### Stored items

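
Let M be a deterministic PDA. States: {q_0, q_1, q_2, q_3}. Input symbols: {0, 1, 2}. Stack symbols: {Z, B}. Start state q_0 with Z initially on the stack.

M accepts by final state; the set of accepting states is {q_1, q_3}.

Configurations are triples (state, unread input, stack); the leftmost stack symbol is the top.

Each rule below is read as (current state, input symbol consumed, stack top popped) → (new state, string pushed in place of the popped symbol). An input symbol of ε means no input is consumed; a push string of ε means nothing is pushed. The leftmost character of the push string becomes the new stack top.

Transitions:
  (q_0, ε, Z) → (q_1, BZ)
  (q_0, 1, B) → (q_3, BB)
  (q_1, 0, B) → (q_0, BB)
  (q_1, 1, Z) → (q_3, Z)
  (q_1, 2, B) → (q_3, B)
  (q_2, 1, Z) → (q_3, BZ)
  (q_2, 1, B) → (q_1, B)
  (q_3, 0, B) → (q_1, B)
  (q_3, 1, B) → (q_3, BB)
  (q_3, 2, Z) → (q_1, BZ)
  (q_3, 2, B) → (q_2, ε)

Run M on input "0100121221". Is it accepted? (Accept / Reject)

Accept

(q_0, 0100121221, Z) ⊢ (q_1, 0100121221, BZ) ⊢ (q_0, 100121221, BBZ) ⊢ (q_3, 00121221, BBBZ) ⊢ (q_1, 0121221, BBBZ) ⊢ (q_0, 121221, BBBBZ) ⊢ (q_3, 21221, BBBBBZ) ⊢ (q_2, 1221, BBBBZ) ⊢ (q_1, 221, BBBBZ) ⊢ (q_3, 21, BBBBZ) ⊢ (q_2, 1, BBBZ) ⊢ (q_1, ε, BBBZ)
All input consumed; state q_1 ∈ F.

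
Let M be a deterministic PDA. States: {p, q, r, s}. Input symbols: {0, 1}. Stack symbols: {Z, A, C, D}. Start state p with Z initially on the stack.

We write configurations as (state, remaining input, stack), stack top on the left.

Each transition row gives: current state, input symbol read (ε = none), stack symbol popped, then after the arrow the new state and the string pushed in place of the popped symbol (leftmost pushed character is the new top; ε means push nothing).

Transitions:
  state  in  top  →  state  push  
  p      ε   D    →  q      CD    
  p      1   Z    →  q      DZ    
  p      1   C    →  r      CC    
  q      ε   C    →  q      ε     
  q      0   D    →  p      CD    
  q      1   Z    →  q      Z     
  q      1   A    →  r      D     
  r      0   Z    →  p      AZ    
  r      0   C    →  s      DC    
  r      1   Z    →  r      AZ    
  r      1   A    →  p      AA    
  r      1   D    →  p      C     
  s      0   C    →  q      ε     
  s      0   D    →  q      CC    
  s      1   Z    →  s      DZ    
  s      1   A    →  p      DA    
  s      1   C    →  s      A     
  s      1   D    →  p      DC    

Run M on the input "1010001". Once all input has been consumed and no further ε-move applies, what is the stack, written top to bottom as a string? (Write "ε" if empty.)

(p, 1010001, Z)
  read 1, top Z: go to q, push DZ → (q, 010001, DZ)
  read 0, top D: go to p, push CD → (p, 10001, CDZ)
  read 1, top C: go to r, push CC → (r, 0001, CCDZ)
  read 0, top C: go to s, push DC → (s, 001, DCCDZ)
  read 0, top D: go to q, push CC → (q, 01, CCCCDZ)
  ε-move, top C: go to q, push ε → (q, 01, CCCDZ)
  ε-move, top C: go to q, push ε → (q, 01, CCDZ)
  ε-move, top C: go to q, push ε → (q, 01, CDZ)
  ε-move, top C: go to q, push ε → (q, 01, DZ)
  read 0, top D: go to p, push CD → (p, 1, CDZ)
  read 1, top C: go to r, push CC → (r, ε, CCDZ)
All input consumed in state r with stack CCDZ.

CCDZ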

--

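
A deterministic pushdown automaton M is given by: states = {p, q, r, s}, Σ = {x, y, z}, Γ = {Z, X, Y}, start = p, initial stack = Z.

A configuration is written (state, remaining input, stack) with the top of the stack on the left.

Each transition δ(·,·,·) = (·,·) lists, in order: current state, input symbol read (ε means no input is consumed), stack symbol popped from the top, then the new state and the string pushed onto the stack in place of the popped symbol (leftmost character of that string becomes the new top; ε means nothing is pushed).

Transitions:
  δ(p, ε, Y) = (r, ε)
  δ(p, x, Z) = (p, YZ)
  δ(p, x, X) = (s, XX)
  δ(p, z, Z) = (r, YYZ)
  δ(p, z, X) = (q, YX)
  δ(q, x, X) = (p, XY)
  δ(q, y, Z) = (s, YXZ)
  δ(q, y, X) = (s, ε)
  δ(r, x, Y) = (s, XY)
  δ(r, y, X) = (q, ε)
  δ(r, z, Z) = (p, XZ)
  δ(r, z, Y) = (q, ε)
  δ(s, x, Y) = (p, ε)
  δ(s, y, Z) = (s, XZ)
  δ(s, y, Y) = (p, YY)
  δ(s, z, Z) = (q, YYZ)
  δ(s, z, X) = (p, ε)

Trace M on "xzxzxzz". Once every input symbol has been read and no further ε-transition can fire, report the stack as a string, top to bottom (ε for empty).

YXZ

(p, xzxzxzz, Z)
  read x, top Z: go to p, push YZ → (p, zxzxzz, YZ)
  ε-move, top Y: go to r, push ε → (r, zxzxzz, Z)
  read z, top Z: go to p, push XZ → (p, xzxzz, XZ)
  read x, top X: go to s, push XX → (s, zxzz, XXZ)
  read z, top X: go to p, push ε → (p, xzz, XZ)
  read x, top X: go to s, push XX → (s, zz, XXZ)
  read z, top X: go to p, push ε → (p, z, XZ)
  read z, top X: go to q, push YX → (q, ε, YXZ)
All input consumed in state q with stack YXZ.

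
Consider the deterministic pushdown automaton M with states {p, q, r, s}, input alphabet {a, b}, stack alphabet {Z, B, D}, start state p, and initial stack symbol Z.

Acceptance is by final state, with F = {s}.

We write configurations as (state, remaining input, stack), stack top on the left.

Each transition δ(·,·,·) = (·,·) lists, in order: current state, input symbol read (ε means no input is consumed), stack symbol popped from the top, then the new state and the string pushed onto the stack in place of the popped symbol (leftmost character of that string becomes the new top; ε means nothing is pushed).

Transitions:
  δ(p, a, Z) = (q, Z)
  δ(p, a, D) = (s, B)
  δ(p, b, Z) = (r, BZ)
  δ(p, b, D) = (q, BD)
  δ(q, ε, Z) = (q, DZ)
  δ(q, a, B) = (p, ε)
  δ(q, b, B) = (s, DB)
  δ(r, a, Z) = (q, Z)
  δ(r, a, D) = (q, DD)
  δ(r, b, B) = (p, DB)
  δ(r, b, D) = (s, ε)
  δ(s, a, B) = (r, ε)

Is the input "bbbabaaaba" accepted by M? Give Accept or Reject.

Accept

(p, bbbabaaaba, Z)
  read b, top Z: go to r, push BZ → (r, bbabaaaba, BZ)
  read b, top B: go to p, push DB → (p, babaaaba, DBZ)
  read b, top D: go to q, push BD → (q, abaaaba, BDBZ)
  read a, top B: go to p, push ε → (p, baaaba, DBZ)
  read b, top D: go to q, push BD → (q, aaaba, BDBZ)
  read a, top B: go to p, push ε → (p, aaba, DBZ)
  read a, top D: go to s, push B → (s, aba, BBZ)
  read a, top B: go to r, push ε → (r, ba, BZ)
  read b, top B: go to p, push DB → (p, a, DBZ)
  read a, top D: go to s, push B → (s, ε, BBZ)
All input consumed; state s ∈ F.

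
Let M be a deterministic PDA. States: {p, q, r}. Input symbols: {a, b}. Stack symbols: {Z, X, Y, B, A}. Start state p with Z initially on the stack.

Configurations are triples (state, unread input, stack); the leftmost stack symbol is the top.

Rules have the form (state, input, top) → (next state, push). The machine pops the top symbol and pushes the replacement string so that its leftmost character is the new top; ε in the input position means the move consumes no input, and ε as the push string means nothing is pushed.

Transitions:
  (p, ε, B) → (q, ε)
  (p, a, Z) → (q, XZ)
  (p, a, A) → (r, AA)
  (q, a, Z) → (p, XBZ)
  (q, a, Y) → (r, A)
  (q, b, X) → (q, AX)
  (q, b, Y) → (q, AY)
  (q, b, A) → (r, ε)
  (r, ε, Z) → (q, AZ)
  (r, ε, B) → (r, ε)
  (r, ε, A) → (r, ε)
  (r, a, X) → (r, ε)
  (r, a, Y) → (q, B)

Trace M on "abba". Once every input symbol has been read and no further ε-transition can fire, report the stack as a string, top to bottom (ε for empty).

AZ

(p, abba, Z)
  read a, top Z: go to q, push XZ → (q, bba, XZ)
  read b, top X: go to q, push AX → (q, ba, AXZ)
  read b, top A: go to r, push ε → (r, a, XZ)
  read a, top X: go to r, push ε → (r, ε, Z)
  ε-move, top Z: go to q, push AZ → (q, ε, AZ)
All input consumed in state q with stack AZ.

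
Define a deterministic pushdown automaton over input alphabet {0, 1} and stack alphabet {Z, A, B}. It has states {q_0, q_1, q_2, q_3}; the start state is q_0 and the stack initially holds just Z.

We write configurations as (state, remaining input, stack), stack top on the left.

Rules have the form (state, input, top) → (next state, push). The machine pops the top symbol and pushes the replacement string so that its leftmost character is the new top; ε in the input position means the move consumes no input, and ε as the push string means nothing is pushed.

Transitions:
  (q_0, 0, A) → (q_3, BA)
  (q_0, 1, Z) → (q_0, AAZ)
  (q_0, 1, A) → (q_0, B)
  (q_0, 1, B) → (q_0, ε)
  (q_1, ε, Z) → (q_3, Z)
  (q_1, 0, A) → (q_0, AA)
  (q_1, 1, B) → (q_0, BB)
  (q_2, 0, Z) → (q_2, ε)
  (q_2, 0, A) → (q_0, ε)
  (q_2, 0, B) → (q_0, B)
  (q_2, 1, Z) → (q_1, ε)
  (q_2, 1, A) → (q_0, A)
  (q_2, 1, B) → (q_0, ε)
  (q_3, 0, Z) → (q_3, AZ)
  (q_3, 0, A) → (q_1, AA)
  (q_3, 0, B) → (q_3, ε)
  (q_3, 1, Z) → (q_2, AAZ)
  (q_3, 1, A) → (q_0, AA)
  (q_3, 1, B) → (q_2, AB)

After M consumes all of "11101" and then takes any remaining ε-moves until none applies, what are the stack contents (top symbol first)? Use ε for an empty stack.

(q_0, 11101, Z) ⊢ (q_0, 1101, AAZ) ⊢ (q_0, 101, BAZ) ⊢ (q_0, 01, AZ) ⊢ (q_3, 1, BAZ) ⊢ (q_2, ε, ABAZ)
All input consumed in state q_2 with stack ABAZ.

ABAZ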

==

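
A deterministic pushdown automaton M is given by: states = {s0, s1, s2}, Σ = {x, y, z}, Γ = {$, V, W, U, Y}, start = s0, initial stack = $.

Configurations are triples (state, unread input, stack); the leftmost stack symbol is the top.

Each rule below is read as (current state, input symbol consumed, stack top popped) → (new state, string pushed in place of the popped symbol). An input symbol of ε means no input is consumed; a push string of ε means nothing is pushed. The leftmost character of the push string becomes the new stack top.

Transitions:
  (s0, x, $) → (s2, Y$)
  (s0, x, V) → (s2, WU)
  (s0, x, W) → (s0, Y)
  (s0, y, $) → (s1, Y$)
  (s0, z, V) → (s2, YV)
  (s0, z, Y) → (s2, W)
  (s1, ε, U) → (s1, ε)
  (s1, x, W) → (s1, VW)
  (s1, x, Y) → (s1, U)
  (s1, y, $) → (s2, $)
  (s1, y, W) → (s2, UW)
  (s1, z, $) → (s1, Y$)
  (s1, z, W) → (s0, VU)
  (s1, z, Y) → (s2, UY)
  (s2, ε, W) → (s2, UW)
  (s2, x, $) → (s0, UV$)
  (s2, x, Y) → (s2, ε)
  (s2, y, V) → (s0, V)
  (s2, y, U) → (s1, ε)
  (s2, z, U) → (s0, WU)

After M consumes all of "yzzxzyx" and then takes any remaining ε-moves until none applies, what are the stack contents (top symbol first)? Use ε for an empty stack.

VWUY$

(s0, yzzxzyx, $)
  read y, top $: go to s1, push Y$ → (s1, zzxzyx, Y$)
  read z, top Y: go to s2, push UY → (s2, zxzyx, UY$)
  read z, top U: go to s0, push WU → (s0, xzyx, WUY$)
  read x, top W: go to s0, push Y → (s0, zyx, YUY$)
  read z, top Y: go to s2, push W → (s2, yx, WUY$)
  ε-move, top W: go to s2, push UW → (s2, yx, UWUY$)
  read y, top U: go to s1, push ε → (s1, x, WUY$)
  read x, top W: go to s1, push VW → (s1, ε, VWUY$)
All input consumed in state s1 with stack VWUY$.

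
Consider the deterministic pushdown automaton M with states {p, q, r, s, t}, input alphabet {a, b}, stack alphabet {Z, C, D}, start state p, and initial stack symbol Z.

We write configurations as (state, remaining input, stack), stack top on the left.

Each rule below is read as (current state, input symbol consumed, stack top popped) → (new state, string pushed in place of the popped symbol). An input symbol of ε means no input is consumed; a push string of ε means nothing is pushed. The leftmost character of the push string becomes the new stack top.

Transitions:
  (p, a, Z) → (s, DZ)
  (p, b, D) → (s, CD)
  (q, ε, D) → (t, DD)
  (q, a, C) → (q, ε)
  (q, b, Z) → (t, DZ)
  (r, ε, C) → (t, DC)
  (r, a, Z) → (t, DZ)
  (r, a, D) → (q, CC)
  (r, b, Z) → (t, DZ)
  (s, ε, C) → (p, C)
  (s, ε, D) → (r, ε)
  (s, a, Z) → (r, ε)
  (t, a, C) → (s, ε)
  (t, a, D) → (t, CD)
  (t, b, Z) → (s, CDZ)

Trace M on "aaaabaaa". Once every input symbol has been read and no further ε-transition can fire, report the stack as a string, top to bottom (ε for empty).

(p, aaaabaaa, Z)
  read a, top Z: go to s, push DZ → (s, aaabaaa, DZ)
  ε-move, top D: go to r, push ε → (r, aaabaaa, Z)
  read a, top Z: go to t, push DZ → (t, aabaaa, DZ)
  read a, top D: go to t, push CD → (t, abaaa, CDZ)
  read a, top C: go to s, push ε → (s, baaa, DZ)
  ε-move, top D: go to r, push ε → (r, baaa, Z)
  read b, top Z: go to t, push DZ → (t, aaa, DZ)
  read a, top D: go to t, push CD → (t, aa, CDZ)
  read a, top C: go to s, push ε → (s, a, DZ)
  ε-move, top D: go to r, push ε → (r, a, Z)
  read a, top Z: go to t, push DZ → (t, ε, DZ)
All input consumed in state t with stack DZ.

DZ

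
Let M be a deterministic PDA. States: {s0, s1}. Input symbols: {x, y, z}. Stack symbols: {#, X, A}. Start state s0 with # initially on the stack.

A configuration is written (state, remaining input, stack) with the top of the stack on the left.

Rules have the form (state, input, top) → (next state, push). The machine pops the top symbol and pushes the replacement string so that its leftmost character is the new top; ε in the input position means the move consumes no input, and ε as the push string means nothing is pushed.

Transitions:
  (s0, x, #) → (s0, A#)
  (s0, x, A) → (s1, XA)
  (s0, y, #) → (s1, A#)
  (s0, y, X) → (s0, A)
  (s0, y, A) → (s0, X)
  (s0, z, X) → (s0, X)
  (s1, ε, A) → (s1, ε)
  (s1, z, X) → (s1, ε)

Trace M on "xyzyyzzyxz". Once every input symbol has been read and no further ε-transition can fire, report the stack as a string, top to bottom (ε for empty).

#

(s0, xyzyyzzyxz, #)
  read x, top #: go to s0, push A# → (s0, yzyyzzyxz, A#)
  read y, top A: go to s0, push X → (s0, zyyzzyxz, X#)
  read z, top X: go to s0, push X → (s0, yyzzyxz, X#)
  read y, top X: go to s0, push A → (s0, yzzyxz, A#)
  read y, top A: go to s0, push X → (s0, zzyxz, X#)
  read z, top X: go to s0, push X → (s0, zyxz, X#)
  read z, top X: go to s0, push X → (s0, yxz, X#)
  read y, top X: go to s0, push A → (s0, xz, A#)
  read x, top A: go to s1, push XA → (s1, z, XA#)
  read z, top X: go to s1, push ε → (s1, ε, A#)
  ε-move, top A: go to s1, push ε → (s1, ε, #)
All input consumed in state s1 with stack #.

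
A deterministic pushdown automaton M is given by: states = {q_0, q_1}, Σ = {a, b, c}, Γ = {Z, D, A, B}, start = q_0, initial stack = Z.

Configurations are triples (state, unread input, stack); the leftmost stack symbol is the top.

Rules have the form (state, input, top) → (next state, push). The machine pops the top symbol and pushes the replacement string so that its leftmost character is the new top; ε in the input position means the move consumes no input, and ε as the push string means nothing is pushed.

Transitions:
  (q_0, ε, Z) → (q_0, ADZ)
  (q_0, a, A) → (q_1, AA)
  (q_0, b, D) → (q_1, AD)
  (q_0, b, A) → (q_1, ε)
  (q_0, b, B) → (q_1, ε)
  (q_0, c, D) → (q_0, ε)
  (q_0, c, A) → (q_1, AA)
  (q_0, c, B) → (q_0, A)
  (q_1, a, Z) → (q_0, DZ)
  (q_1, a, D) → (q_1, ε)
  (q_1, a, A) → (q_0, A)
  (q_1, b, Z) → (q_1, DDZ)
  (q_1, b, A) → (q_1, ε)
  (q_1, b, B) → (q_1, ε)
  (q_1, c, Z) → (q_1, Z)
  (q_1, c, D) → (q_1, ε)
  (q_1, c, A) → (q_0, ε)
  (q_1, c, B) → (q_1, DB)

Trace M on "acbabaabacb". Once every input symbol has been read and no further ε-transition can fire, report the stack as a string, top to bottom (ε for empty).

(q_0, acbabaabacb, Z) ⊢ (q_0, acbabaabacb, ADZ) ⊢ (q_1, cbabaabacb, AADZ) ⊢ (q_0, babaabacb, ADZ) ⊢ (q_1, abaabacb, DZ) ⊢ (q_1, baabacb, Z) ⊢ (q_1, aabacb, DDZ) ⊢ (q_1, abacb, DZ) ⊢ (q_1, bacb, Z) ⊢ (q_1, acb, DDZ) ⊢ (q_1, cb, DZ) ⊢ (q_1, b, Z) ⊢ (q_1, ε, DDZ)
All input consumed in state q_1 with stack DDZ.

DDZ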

### What you need to do
If a line in the entries includes the word "initially", copy that line out.

### Response below
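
Let M be a deterministic PDA. States: {q_0, q_1, q_2, q_3}. Input symbols: {0, 1, 2}. Stack symbols: {Z, B}. Start state q_0 with Z initially on the stack.
Let M be a deterministic PDA. States: {p, q, r, s}. Input symbols: {0, 1}. Stack symbols: {Z, A, C, D}. Start state p with Z initially on the stack.
Let M be a deterministic PDA. States: {p, q, r}. Input symbols: {a, b}. Stack symbols: {Z, X, Y, B, A}. Start state p with Z initially on the stack.
Define a deterministic pushdown automaton over input alphabet {0, 1} and stack alphabet {Z, A, B}. It has states {q_0, q_1, q_2, q_3}; the start state is q_0 and the stack initially holds just Z.
Let M be a deterministic PDA. States: {s0, s1}. Input symbols: {x, y, z}. Stack symbols: {#, X, A}. Start state s0 with # initially on the stack.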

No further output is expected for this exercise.